- **How to complete this task**
Wherever "below" appears in a line of the listing, that line should be returned.
----------------------------------------
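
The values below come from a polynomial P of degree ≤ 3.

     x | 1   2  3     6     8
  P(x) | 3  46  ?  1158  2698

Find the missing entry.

153

The 4 known points determine the degree-3 polynomial uniquely.
Write P(x) = ax^3 + bx^2 + cx + d. Substituting each data point gives a linear system:
  a + b + c + d = 3
  8a + 4b + 2c + d = 46
  216a + 36b + 6c + d = 1158
  512a + 64b + 8c + d = 2698
Solving the system yields a = 5, b = 2, c = 2, d = -6.
So P(x) = 5x^3 + 2x^2 + 2x - 6.
Then P(3) = 153.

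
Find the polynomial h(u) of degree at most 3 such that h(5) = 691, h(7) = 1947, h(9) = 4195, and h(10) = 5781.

h(u) = 6u^3 - 2u^2 - 2u + 1

Write h(u) = au^3 + bu^2 + cu + d. Substituting each data point gives a linear system:
  125a + 25b + 5c + d = 691
  343a + 49b + 7c + d = 1947
  729a + 81b + 9c + d = 4195
  1000a + 100b + 10c + d = 5781
Solving the system yields a = 6, b = -2, c = -2, d = 1.
So h(u) = 6u³ - 2u² - 2u + 1.
Check: h(9) = 4195. ✓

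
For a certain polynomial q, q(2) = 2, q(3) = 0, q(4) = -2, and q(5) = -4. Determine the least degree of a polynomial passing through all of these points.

1

Forward differences of the values at t = 2, 3, 4, 5:
  q  : 2  0  -2  -4
  Δ  : -2  -2  -2
  Δ^2: 0  0
  Δ^3: 0
The first differences are constant (-2) and nonzero, while all higher differences vanish, so the minimal degree is 1.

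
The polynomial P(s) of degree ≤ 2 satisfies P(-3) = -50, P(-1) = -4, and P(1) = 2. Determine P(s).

Write P(s) = as^2 + bs + c. Substituting each data point gives a linear system:
  9a - 3b + c = -50
  a - b + c = -4
  a + b + c = 2
Solving the system yields a = -5, b = 3, c = 4.
So P(s) = -5s² + 3s + 4.
Check: P(-1) = -4. ✓

P(s) = -5s^2 + 3s + 4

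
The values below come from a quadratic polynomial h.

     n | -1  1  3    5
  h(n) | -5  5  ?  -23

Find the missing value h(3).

On equispaced nodes a degree-2 polynomial has vanishing third forward difference, so
  - h(-1) + 3·h(1) - 3·h(3) + h(5) = 0.
Substituting the known values and solving for h(3):
  -3·h(3) = 3
  h(3) = -1.

-1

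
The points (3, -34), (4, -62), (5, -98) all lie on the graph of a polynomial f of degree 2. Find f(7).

Write f(s) = as^2 + bs + c. Substituting each data point gives a linear system:
  9a + 3b + c = -34
  16a + 4b + c = -62
  25a + 5b + c = -98
Solving the system yields a = -4, b = 0, c = 2.
So f(s) = -4s^2 + 2.
Then f(7) = -194.

-194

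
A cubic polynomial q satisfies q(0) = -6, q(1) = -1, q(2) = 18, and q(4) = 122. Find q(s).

Using the Lagrange interpolation formula with nodes 0, 1, 2, 4:
  L_0(s) = (s - 1)(s - 2)(s - 4) / -8
  L_1(s) = s(s - 2)(s - 4) / 3
  L_2(s) = s(s - 1)(s - 4) / -4
  L_3(s) = s(s - 1)(s - 2) / 24
Then q(s) = -6·L_0(s) - 1·L_1(s) + 18·L_2(s) + 122·L_3(s).
Expanding and collecting terms gives q(s) = s³ + 4s² - 6.
Check: q(0) = -6. ✓

q(s) = s^3 + 4s^2 - 6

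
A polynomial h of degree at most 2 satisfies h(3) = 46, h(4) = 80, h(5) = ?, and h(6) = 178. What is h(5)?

The 3 known points determine the degree-2 polynomial uniquely.
Write h(x) = ax^2 + bx + c. Substituting each data point gives a linear system:
  9a + 3b + c = 46
  16a + 4b + c = 80
  36a + 6b + c = 178
Solving the system yields a = 5, b = -1, c = 4.
So h(x) = 5x^2 - x + 4.
Then h(5) = 124.

124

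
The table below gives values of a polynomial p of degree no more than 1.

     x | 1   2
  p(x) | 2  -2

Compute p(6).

Using the Lagrange interpolation formula with nodes 1, 2:
  L_0(x) = (x - 2) / -1
  L_1(x) = (x - 1) / 1
Then p(x) = 2·L_0(x) - 2·L_1(x).
Expanding and collecting terms gives p(x) = -4x + 6.
Evaluating at x = 6: p(6) = -18.

-18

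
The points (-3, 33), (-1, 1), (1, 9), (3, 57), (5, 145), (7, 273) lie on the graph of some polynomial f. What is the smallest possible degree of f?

Forward differences of the values at u = -3, -1, 1, 3, 5, 7:
  f  : 33  1  9  57  145  273
  Δ  : -32  8  48  88  128
  Δ^2: 40  40  40  40
  Δ^3: 0  0  0
  Δ^4: 0  0
  Δ^5: 0
The second differences are constant (40) and nonzero, while all higher differences vanish, so the minimal degree is 2.

2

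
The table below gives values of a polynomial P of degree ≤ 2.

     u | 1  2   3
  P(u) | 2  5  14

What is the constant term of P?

Write P(u) = au^2 + bu + c. Substituting each data point gives a linear system:
  a + b + c = 2
  4a + 2b + c = 5
  9a + 3b + c = 14
Solving the system yields a = 3, b = -6, c = 5.
So P(u) = 3u^2 - 6u + 5.
The constant term is 5.

5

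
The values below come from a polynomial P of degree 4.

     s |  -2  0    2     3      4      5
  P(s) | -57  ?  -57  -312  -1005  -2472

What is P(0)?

The 5 known points determine the degree-4 polynomial uniquely.
Write P(s) = as^4 + bs^3 + cs^2 + ds + e. Substituting each data point gives a linear system:
  16a - 8b + 4c - 2d + e = -57
  16a + 8b + 4c + 2d + e = -57
  81a + 27b + 9c + 3d + e = -312
  256a + 64b + 16c + 4d + e = -1005
  625a + 125b + 25c + 5d + e = -2472
Solving the system yields a = -4, b = 0, c = 1, d = 0, e = 3.
So P(s) = -4s^4 + s^2 + 3.
Then P(0) = 3.

3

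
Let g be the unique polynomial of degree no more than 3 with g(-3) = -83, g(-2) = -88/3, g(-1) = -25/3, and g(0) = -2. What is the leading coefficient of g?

3

Write g(n) = an^3 + bn^2 + cn + d. Substituting each data point gives a linear system:
  -27a + 9b - 3c + d = -83
  -8a + 4b - 2c + d = -88/3
  -a + b - c + d = -25/3
  d = -2
Solving the system yields a = 3, b = 5/3, c = 5, d = -2.
So g(n) = 3n³ + (5/3)n² + 5n - 2.
The leading coefficient is 3.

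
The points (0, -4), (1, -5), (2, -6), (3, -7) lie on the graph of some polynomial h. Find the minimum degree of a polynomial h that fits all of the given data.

Forward differences of the values at n = 0, 1, 2, 3:
  h  : -4  -5  -6  -7
  Δ  : -1  -1  -1
  Δ^2: 0  0
  Δ^3: 0
The first differences are constant (-1) and nonzero, while all higher differences vanish, so the minimal degree is 1.

1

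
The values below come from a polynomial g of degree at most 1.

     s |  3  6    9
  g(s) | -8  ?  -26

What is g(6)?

The 2 known points determine the degree-1 polynomial uniquely.
Write g(s) = as + b. Substituting each data point gives a linear system:
  3a + b = -8
  9a + b = -26
Solving the system yields a = -3, b = 1.
So g(s) = -3s + 1.
Then g(6) = -17.

-17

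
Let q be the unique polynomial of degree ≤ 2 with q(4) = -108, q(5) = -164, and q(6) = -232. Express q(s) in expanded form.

q(s) = -6s^2 - 2s - 4

Using the Lagrange interpolation formula with nodes 4, 5, 6:
  L_0(s) = (s - 5)(s - 6) / 2
  L_1(s) = (s - 4)(s - 6) / -1
  L_2(s) = (s - 4)(s - 5) / 2
Then q(s) = -108·L_0(s) - 164·L_1(s) - 232·L_2(s).
Expanding and collecting terms gives q(s) = -6s^2 - 2s - 4.
Check: q(4) = -108. ✓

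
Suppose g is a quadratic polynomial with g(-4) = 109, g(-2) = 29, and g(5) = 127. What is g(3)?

Write g(x) = ax^2 + bx + c. Substituting each data point gives a linear system:
  16a - 4b + c = 109
  4a - 2b + c = 29
  25a + 5b + c = 127
Solving the system yields a = 6, b = -4, c = -3.
So g(x) = 6x^2 - 4x - 3.
Then g(3) = 39.

39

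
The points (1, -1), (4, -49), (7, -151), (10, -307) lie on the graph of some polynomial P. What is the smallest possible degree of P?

Forward differences of the values at t = 1, 4, 7, 10:
  P  : -1  -49  -151  -307
  Δ  : -48  -102  -156
  Δ^2: -54  -54
  Δ^3: 0
The second differences are constant (-54) and nonzero, while all higher differences vanish, so the minimal degree is 2.

2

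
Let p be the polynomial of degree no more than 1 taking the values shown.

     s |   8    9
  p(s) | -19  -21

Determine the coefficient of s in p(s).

Write p(s) = as + b. Substituting each data point gives a linear system:
  8a + b = -19
  9a + b = -21
Solving the system yields a = -2, b = -3.
So p(s) = -2s - 3.
The leading coefficient is -2.

-2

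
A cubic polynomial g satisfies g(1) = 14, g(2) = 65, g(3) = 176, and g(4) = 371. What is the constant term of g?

Write g(t) = at^3 + bt^2 + ct + d. Substituting each data point gives a linear system:
  a + b + c + d = 14
  8a + 4b + 2c + d = 65
  27a + 9b + 3c + d = 176
  64a + 16b + 4c + d = 371
Solving the system yields a = 4, b = 6, c = 5, d = -1.
So g(t) = 4t³ + 6t² + 5t - 1.
The constant term is -1.

-1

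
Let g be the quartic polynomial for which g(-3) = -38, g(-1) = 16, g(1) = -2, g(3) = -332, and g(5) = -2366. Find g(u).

Write g(u) = au^4 + bu^3 + cu^2 + du + e. Substituting each data point gives a linear system:
  81a - 27b + 9c - 3d + e = -38
  a - b + c - d + e = 16
  a + b + c + d + e = -2
  81a + 27b + 9c + 3d + e = -332
  625a + 125b + 25c + 5d + e = -2366
Solving the system yields a = -3, b = -5, c = 6, d = -4, e = 4.
So g(u) = -3u⁴ - 5u³ + 6u² - 4u + 4.
Check: g(3) = -332. ✓

g(u) = -3u^4 - 5u^3 + 6u^2 - 4u + 4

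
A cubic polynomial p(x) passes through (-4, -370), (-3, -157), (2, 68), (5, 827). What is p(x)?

p(x) = 6x^3 + 2x^2 + 5x + 2

Write p(x) = ax^3 + bx^2 + cx + d. Substituting each data point gives a linear system:
  -64a + 16b - 4c + d = -370
  -27a + 9b - 3c + d = -157
  8a + 4b + 2c + d = 68
  125a + 25b + 5c + d = 827
Solving the system yields a = 6, b = 2, c = 5, d = 2.
So p(x) = 6x^3 + 2x^2 + 5x + 2.
Check: p(5) = 827. ✓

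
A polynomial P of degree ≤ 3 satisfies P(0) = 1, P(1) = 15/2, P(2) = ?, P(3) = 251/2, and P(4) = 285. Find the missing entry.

41

The 4 known points determine the degree-3 polynomial uniquely.
Write P(n) = an^3 + bn^2 + cn + d. Substituting each data point gives a linear system:
  d = 1
  a + b + c + d = 15/2
  27a + 9b + 3c + d = 251/2
  64a + 16b + 4c + d = 285
Solving the system yields a = 4, b = 3/2, c = 1, d = 1.
So P(n) = 4n^3 + (3/2)n^2 + n + 1.
Then P(2) = 41.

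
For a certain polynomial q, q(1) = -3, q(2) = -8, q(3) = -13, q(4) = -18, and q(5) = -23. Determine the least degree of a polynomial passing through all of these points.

Forward differences of the values at n = 1, 2, 3, 4, 5:
  q  : -3  -8  -13  -18  -23
  Δ  : -5  -5  -5  -5
  Δ^2: 0  0  0
  Δ^3: 0  0
  Δ^4: 0
The first differences are constant (-5) and nonzero, while all higher differences vanish, so the minimal degree is 1.

1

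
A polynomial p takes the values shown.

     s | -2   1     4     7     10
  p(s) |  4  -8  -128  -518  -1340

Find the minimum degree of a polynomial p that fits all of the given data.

3

Forward differences of the values at s = -2, 1, 4, 7, 10:
  p  : 4  -8  -128  -518  -1340
  Δ  : -12  -120  -390  -822
  Δ^2: -108  -270  -432
  Δ^3: -162  -162
  Δ^4: 0
The third differences are constant (-162) and nonzero, while all higher differences vanish, so the minimal degree is 3.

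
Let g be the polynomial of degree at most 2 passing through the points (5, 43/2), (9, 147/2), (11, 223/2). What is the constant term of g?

3/2

Write g(n) = an^2 + bn + c. Substituting each data point gives a linear system:
  25a + 5b + c = 43/2
  81a + 9b + c = 147/2
  121a + 11b + c = 223/2
Solving the system yields a = 1, b = -1, c = 3/2.
So g(n) = n² - n + 3/2.
The constant term is 3/2.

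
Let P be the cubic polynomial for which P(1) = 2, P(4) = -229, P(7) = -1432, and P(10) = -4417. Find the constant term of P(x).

Write P(x) = ax^3 + bx^2 + cx + d. Substituting each data point gives a linear system:
  a + b + c + d = 2
  64a + 16b + 4c + d = -229
  343a + 49b + 7c + d = -1432
  1000a + 100b + 10c + d = -4417
Solving the system yields a = -5, b = 6, c = -2, d = 3.
So P(x) = -5x^3 + 6x^2 - 2x + 3.
The constant term is 3.

3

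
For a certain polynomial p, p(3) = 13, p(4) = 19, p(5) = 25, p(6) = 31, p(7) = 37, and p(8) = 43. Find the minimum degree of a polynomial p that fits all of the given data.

Forward differences of the values at s = 3, 4, 5, 6, 7, 8:
  p  : 13  19  25  31  37  43
  Δ  : 6  6  6  6  6
  Δ^2: 0  0  0  0
  Δ^3: 0  0  0
  Δ^4: 0  0
  Δ^5: 0
The first differences are constant (6) and nonzero, while all higher differences vanish, so the minimal degree is 1.

1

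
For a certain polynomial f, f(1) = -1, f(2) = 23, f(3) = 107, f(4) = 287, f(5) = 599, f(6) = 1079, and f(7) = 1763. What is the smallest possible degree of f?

3

Forward differences of the values at s = 1, 2, 3, 4, 5, 6, 7:
  f  : -1  23  107  287  599  1079  1763
  Δ  : 24  84  180  312  480  684
  Δ^2: 60  96  132  168  204
  Δ^3: 36  36  36  36
  Δ^4: 0  0  0
  Δ^5: 0  0
  Δ^6: 0
The third differences are constant (36) and nonzero, while all higher differences vanish, so the minimal degree is 3.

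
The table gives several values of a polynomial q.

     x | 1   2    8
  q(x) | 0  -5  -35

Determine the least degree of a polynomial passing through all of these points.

1

Divided differences on the nodes 1, 2, 8:
  order 0: 0  -5  -35
  order 1: -5  -5
  order 2: 0
The order-1 divided differences are all -5 (nonzero) and every higher order vanishes, so the data lies on a polynomial of degree exactly 1.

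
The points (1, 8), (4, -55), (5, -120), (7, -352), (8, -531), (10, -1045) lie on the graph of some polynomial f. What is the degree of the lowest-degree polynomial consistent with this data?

3

Divided differences on the nodes 1, 4, 5, 7, 8, 10:
  order 0: 8  -55  -120  -352  -531  -1045
  order 1: -21  -65  -116  -179  -257
  order 2: -11  -17  -21  -26
  order 3: -1  -1  -1
  order 4: 0  0
  order 5: 0
The order-3 divided differences are all -1 (nonzero) and every higher order vanishes, so the data lies on a polynomial of degree exactly 3.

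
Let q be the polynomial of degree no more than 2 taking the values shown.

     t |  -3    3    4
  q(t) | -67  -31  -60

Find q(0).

-4

Write q(t) = at^2 + bt + c. Substituting each data point gives a linear system:
  9a - 3b + c = -67
  9a + 3b + c = -31
  16a + 4b + c = -60
Solving the system yields a = -5, b = 6, c = -4.
So q(t) = -5t^2 + 6t - 4.
Then q(0) = -4.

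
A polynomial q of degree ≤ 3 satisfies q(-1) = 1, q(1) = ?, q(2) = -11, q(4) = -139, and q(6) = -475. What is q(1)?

5

The 4 known points determine the degree-3 polynomial uniquely.
Write q(u) = au^3 + bu^2 + cu + d. Substituting each data point gives a linear system:
  -a + b - c + d = 1
  8a + 4b + 2c + d = -11
  64a + 16b + 4c + d = -139
  216a + 36b + 6c + d = -475
Solving the system yields a = -2, b = -2, c = 4, d = 5.
So q(u) = -2u^3 - 2u^2 + 4u + 5.
Then q(1) = 5.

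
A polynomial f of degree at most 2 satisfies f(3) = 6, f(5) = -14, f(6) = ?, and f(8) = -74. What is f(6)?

The 3 known points determine the degree-2 polynomial uniquely.
Write f(t) = at^2 + bt + c. Substituting each data point gives a linear system:
  9a + 3b + c = 6
  25a + 5b + c = -14
  64a + 8b + c = -74
Solving the system yields a = -2, b = 6, c = 6.
So f(t) = -2t^2 + 6t + 6.
Then f(6) = -30.

-30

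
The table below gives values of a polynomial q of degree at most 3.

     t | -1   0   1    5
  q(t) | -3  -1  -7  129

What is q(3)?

5

Write q(t) = at^3 + bt^2 + ct + d. Substituting each data point gives a linear system:
  -a + b - c + d = -3
  d = -1
  a + b + c + d = -7
  125a + 25b + 5c + d = 129
Solving the system yields a = 2, b = -4, c = -4, d = -1.
So q(t) = 2t^3 - 4t^2 - 4t - 1.
Then q(3) = 5.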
----------------------------------------
- **Task response**
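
The values below come from a polynomial P of degree ≤ 3.
The values below come from a quadratic polynomial h.
The table below gives values of a polynomial p of degree no more than 1.
The table below gives values of a polynomial P of degree ≤ 2.
The values below come from a polynomial P of degree 4.
The values below come from a polynomial g of degree at most 1.
The table below gives values of a polynomial q of degree at most 3.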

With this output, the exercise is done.